◆ WHAT THE TASK ASKS
Give the records again in full, exactly as they appear.

↓

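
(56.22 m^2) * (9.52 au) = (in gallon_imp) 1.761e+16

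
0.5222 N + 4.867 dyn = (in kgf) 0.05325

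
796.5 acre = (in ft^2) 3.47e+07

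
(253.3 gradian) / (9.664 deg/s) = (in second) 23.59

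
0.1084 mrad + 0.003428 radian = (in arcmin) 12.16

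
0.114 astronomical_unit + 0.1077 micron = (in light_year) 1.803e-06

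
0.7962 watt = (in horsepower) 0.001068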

↑

◆ RESPONSE TO THIS TASK
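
(56.22 m^2) * (9.52 au) = (in gallon_imp) 1.761e+16

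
0.5222 N + 4.867 dyn = (in kgf) 0.05325

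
796.5 acre = (in ft^2) 3.47e+07

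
(253.3 gradian) / (9.664 deg/s) = (in second) 23.59

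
0.1084 mrad + 0.003428 radian = (in arcmin) 12.16

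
0.114 astronomical_unit + 0.1077 micron = (in light_year) 1.803e-06

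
0.7962 watt = (in horsepower) 0.001068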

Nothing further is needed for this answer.